◆ Supplied records

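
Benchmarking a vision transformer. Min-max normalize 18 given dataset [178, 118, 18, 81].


min=18, max=178
(18-18)/(178-18) = 0/160 = 0.0

0.0


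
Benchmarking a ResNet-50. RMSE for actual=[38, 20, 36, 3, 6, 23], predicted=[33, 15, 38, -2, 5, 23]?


MSE = 80/6 = 13.3333
RMSE = √(80/6) = 3.6515

3.6515


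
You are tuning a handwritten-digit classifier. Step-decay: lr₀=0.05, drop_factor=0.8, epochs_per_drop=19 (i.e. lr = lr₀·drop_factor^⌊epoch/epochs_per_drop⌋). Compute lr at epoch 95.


n_drops = ⌊95/19⌋ = 5
lr = 0.05·0.8^5 = 0.05·0.32768 = 0.016384

0.016384


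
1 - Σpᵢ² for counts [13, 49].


Probabilities: [13/62, 49/62] ≈ [0.2097, 0.7903]
Σpᵢ² = (169 + 2401)/62² = 2570/3844
Gini = 1 - Σpᵢ² = 1 - 2570/3844 = 0.3314

0.3314


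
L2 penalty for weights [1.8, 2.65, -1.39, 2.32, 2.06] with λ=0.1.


‖w‖₂² = (1.8)² + (2.65)² + (-1.39)² + (2.32)² + (2.06)²
     = 3.24 + 7.0225 + 1.9321 + 5.3824 + 4.2436
     = 21.8206
λ·‖w‖₂² = 0.1·21.8206 = 2.18206

2.18206


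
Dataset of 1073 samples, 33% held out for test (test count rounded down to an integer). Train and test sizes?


Test = ⌊1073·33/100⌋ = 354
Train = 1073 - 354 = 719

Train: 719, Test: 354


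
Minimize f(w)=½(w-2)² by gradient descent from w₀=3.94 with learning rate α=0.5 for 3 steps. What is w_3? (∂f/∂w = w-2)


step 1: grad = 3.94-2 = 1.94; w = 3.94 - 0.5·(1.94) = 2.97
step 2: grad = 2.97-2 = 0.97; w = 2.97 - 0.5·(0.97) = 2.485
step 3: grad = 2.485-2 = 0.485; w = 2.485 - 0.5·(0.485) = 2.2425

2.2425


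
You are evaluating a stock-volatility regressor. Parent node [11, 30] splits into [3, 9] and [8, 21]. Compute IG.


Parent = [11, 30], H_parent = 0.839
H_left = 0.8113 (n=12), H_right = 0.8498 (n=29)
H_children = (12/41)·0.8113 + (29/41)·0.8498 = 0.8385
IG = 0.839 - 0.8385 = 0.0005

0.0005


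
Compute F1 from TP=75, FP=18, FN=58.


Precision = 75/93 = 0.8065
Recall = 75/133 = 0.5639
F1 = 2·P·R/(P+R) = 2·TP/(2·TP+FP+FN) = 150/(150+18+58) = 150/226 = 0.6637

0.6637


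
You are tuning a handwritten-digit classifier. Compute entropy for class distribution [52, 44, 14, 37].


Probabilities: [52/147, 44/147, 14/147, 37/147] ≈ [0.3537, 0.2993, 0.0952, 0.2517]
H = -((52/147)·log₂(52/147) + (44/147)·log₂(44/147) + (14/147)·log₂(14/147) + (37/147)·log₂(37/147))
  = 1.8752 bits

1.8752 bits


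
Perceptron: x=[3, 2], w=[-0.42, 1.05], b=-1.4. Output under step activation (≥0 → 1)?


z = (3)·(-0.42) + (2)·(1.05) - 1.4
  = -0.56
step(z) = 0 (z<0)

0


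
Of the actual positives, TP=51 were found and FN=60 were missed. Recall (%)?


Recall = TP/(TP+FN)
= 51/(51+60)
= 51/111 = 45.95%

45.95%


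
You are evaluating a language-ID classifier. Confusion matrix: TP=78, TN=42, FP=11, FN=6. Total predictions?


Total = TP + TN + FP + FN
= 78 + 42 + 11 + 6
= 137
(Predicted positive: 89, predicted negative: 48)

137


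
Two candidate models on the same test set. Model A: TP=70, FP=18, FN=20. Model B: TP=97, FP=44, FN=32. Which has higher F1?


Model A: P=70/88=0.7955, R=70/90=0.7778, F1=2PR/(P+R)=2TP/(2TP+FP+FN)=140/178=0.7865
Model B: P=97/141=0.6879, R=97/129=0.7519, F1=2PR/(P+R)=2TP/(2TP+FP+FN)=194/270=0.7185
0.7865 > 0.7185 → Model A

Model A


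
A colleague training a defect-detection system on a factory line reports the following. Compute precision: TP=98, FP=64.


Precision = TP/(TP+FP)
= 98/(98+64)
= 98/162 = 60.49%

60.49%


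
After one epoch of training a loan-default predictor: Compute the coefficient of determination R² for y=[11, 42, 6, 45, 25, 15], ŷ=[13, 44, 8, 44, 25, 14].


ȳ = 24
SS_res = Σ(y-ŷ)² = 14
SS_tot = Σ(y-ȳ)² = 1340
R² = 1 - SS_res/SS_tot = 1 - 0.0104 = 0.9896

0.9896


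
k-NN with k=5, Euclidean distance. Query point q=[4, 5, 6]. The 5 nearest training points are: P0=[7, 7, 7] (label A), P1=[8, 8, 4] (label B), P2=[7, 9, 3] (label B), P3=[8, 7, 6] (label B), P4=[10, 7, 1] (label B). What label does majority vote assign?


d(q,P0) = 3.7417  (label A)
d(q,P1) = 5.3852  (label B)
d(q,P2) = 5.831  (label B)
d(q,P3) = 4.4721  (label B)
d(q,P4) = 8.0623  (label B)
Votes: A=1, B=4
Majority → B

B


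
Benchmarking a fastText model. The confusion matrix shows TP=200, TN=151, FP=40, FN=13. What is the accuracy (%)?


Accuracy = (TP+TN)/(TP+TN+FP+FN)
= (200+151)/(404)
= 351/404 = 86.88%

86.88%


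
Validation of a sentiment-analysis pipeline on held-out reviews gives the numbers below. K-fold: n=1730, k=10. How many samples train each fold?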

◆ Try it
An exact copy of the entire material is required.

◆ Task result
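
Benchmarking a vision transformer. Min-max normalize 18 given dataset [178, 118, 18, 81].


min=18, max=178
(18-18)/(178-18) = 0/160 = 0.0

0.0


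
Benchmarking a ResNet-50. RMSE for actual=[38, 20, 36, 3, 6, 23], predicted=[33, 15, 38, -2, 5, 23]?


MSE = 80/6 = 13.3333
RMSE = √(80/6) = 3.6515

3.6515


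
You are tuning a handwritten-digit classifier. Step-decay: lr₀=0.05, drop_factor=0.8, epochs_per_drop=19 (i.e. lr = lr₀·drop_factor^⌊epoch/epochs_per_drop⌋). Compute lr at epoch 95.


n_drops = ⌊95/19⌋ = 5
lr = 0.05·0.8^5 = 0.05·0.32768 = 0.016384

0.016384


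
1 - Σpᵢ² for counts [13, 49].


Probabilities: [13/62, 49/62] ≈ [0.2097, 0.7903]
Σpᵢ² = (169 + 2401)/62² = 2570/3844
Gini = 1 - Σpᵢ² = 1 - 2570/3844 = 0.3314

0.3314


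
L2 penalty for weights [1.8, 2.65, -1.39, 2.32, 2.06] with λ=0.1.


‖w‖₂² = (1.8)² + (2.65)² + (-1.39)² + (2.32)² + (2.06)²
     = 3.24 + 7.0225 + 1.9321 + 5.3824 + 4.2436
     = 21.8206
λ·‖w‖₂² = 0.1·21.8206 = 2.18206

2.18206


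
Dataset of 1073 samples, 33% held out for test (test count rounded down to an integer). Train and test sizes?


Test = ⌊1073·33/100⌋ = 354
Train = 1073 - 354 = 719

Train: 719, Test: 354


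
Minimize f(w)=½(w-2)² by gradient descent from w₀=3.94 with learning rate α=0.5 for 3 steps. What is w_3? (∂f/∂w = w-2)


step 1: grad = 3.94-2 = 1.94; w = 3.94 - 0.5·(1.94) = 2.97
step 2: grad = 2.97-2 = 0.97; w = 2.97 - 0.5·(0.97) = 2.485
step 3: grad = 2.485-2 = 0.485; w = 2.485 - 0.5·(0.485) = 2.2425

2.2425


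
You are evaluating a stock-volatility regressor. Parent node [11, 30] splits into [3, 9] and [8, 21]. Compute IG.


Parent = [11, 30], H_parent = 0.839
H_left = 0.8113 (n=12), H_right = 0.8498 (n=29)
H_children = (12/41)·0.8113 + (29/41)·0.8498 = 0.8385
IG = 0.839 - 0.8385 = 0.0005

0.0005


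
Compute F1 from TP=75, FP=18, FN=58.


Precision = 75/93 = 0.8065
Recall = 75/133 = 0.5639
F1 = 2·P·R/(P+R) = 2·TP/(2·TP+FP+FN) = 150/(150+18+58) = 150/226 = 0.6637

0.6637


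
You are tuning a handwritten-digit classifier. Compute entropy for class distribution [52, 44, 14, 37].


Probabilities: [52/147, 44/147, 14/147, 37/147] ≈ [0.3537, 0.2993, 0.0952, 0.2517]
H = -((52/147)·log₂(52/147) + (44/147)·log₂(44/147) + (14/147)·log₂(14/147) + (37/147)·log₂(37/147))
  = 1.8752 bits

1.8752 bits


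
Perceptron: x=[3, 2], w=[-0.42, 1.05], b=-1.4. Output under step activation (≥0 → 1)?


z = (3)·(-0.42) + (2)·(1.05) - 1.4
  = -0.56
step(z) = 0 (z<0)

0


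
Of the actual positives, TP=51 were found and FN=60 were missed. Recall (%)?


Recall = TP/(TP+FN)
= 51/(51+60)
= 51/111 = 45.95%

45.95%


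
You are evaluating a language-ID classifier. Confusion matrix: TP=78, TN=42, FP=11, FN=6. Total predictions?


Total = TP + TN + FP + FN
= 78 + 42 + 11 + 6
= 137
(Predicted positive: 89, predicted negative: 48)

137


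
Two candidate models on the same test set. Model A: TP=70, FP=18, FN=20. Model B: TP=97, FP=44, FN=32. Which has higher F1?


Model A: P=70/88=0.7955, R=70/90=0.7778, F1=2PR/(P+R)=2TP/(2TP+FP+FN)=140/178=0.7865
Model B: P=97/141=0.6879, R=97/129=0.7519, F1=2PR/(P+R)=2TP/(2TP+FP+FN)=194/270=0.7185
0.7865 > 0.7185 → Model A

Model A


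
A colleague training a defect-detection system on a factory line reports the following. Compute precision: TP=98, FP=64.


Precision = TP/(TP+FP)
= 98/(98+64)
= 98/162 = 60.49%

60.49%


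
After one epoch of training a loan-default predictor: Compute the coefficient of determination R² for y=[11, 42, 6, 45, 25, 15], ŷ=[13, 44, 8, 44, 25, 14].


ȳ = 24
SS_res = Σ(y-ŷ)² = 14
SS_tot = Σ(y-ȳ)² = 1340
R² = 1 - SS_res/SS_tot = 1 - 0.0104 = 0.9896

0.9896


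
k-NN with k=5, Euclidean distance. Query point q=[4, 5, 6]. The 5 nearest training points are: P0=[7, 7, 7] (label A), P1=[8, 8, 4] (label B), P2=[7, 9, 3] (label B), P3=[8, 7, 6] (label B), P4=[10, 7, 1] (label B). What label does majority vote assign?


d(q,P0) = 3.7417  (label A)
d(q,P1) = 5.3852  (label B)
d(q,P2) = 5.831  (label B)
d(q,P3) = 4.4721  (label B)
d(q,P4) = 8.0623  (label B)
Votes: A=1, B=4
Majority → B

B


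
Benchmarking a fastText model. The confusion matrix shows TP=200, TN=151, FP=40, FN=13. What is the accuracy (%)?


Accuracy = (TP+TN)/(TP+TN+FP+FN)
= (200+151)/(404)
= 351/404 = 86.88%

86.88%


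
Validation of a sentiment-analysis pipeline on held-out reviews gives the numbers below. K-fold: n=1730, k=10. How many samples train each fold?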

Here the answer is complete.